START Given data
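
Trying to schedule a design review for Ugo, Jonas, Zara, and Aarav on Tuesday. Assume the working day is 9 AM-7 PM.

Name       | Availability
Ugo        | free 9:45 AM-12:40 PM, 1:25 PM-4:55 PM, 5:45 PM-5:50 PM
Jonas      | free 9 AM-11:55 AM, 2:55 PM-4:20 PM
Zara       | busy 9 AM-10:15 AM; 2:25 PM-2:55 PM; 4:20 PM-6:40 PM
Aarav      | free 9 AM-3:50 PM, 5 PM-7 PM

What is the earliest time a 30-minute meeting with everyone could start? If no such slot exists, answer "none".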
END Given data
[What the task requires] Using the listing above, locate the lines that hold "Aarav" and copy each one.

[Answer space]
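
Trying to schedule a design review for Ugo, Jonas, Zara, and Aarav on Tuesday. Assume the working day is 9 AM-7 PM.
Aarav      | free 9 AM-3:50 PM, 5 PM-7 PM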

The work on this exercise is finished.